§ Material supplied
- Opening Delimiter -
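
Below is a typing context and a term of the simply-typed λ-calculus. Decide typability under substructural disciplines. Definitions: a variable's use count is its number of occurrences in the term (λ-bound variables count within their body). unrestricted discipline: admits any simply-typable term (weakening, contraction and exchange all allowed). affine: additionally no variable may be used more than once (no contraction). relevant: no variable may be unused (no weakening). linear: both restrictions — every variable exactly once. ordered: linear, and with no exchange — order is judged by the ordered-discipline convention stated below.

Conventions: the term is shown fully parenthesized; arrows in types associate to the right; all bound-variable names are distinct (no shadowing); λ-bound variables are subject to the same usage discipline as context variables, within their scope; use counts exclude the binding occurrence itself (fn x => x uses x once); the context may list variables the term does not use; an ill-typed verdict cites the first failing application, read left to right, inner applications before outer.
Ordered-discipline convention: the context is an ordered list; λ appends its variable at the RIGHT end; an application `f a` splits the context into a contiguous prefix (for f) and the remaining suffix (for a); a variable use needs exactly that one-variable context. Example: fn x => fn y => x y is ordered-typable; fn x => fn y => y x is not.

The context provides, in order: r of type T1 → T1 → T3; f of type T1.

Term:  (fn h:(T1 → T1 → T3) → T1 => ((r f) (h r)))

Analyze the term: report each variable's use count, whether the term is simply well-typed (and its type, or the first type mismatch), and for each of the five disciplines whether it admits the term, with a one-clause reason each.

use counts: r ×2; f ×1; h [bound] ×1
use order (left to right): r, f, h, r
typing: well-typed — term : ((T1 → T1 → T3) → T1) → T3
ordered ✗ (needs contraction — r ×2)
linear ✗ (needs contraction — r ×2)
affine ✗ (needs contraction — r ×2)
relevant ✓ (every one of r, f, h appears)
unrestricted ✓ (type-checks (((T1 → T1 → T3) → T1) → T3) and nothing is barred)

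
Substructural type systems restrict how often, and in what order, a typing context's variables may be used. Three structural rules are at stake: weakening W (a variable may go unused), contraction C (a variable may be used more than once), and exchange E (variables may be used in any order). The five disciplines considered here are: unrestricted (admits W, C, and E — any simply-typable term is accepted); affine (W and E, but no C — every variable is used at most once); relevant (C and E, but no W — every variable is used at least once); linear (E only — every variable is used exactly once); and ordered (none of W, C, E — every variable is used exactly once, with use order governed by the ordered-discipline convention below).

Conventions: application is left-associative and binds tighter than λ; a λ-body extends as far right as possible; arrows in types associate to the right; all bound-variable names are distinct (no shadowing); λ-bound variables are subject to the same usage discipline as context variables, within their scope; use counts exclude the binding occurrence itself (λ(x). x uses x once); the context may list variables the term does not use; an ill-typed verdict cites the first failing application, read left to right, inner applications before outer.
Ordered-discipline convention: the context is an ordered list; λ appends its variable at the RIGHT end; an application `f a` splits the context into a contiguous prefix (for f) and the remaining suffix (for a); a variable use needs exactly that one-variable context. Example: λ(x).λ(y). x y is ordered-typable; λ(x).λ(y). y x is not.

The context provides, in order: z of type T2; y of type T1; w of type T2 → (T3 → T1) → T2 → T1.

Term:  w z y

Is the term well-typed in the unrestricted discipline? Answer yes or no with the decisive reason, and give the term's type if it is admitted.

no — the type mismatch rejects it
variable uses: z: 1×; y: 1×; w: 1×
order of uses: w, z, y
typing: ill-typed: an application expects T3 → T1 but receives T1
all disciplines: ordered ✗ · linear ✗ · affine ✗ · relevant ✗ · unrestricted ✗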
- Closing Delimiter -
- Opening Delimiter -
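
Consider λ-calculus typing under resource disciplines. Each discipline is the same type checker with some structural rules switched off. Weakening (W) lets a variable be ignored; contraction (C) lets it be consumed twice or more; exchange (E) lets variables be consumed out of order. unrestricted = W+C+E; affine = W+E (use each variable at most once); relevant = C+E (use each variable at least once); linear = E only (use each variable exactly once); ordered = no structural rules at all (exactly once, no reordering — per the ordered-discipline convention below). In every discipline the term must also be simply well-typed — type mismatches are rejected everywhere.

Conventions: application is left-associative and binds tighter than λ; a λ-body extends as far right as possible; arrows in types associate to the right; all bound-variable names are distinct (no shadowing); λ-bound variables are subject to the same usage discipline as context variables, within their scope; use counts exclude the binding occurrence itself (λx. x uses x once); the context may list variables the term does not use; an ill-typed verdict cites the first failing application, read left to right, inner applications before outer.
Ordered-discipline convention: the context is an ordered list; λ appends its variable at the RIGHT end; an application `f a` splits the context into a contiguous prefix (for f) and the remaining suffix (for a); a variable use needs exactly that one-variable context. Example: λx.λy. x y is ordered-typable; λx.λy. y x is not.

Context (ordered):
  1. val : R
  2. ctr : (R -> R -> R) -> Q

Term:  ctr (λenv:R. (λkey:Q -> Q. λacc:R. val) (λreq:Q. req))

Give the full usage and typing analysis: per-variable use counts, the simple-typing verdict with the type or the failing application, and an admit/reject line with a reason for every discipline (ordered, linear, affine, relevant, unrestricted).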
- Closing Delimiter -
- Opening Delimiter -
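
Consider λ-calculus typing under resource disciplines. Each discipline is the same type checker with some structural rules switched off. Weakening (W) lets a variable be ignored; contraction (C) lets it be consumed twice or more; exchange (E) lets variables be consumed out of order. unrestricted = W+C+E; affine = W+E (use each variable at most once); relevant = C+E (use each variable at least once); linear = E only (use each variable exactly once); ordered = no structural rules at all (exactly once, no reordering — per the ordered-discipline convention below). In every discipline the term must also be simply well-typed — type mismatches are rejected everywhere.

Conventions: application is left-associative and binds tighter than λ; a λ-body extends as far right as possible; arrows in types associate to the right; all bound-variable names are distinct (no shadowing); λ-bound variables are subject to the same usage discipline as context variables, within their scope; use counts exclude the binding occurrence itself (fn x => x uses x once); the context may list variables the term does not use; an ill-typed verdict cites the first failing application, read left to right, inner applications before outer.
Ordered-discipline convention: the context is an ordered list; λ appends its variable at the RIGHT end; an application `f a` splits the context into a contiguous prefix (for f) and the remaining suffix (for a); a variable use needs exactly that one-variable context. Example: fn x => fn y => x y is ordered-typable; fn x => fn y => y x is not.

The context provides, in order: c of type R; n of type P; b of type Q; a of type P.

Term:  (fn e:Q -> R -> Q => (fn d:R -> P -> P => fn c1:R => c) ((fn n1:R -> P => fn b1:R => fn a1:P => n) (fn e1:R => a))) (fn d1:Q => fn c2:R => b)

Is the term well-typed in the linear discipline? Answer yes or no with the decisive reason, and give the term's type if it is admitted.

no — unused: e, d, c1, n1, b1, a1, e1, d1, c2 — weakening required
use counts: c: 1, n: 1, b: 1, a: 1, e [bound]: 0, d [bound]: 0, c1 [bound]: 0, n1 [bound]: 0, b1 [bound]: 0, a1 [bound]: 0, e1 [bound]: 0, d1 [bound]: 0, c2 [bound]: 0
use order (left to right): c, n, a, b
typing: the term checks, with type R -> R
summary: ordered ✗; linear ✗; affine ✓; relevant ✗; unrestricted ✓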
- Closing Delimiter -
§ What the exercise asks
Begin with the line above that has "Analyze the term: report" and continue through the line that has "Substructural type systems", setting each one down exactly. Stop there.

§ Task solution
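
Analyze the term: report each variable's use count, whether the term is simply well-typed (and its type, or the first type mismatch), and for each of the five disciplines whether it admits the term, with a one-clause reason each.

use counts: r ×2; f ×1; h [bound] ×1
use order (left to right): r, f, h, r
typing: well-typed — term : ((T1 → T1 → T3) → T1) → T3
ordered ✗ (needs contraction — r ×2)
linear ✗ (needs contraction — r ×2)
affine ✗ (needs contraction — r ×2)
relevant ✓ (every one of r, f, h appears)
unrestricted ✓ (type-checks (((T1 → T1 → T3) → T1) → T3) and nothing is barred)

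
Substructural type systems restrict how often, and in what order, a typing context's variables may be used. Three structural rules are at stake: weakening W (a variable may go unused), contraction C (a variable may be used more than once), and exchange E (variables may be used in any order). The five disciplines considered here are: unrestricted (admits W, C, and E — any simply-typable term is accepted); affine (W and E, but no C — every variable is used at most once); relevant (C and E, but no W — every variable is used at least once); linear (E only — every variable is used exactly once); and ordered (none of W, C, E — every variable is used exactly once, with use order governed by the ordered-discipline convention below).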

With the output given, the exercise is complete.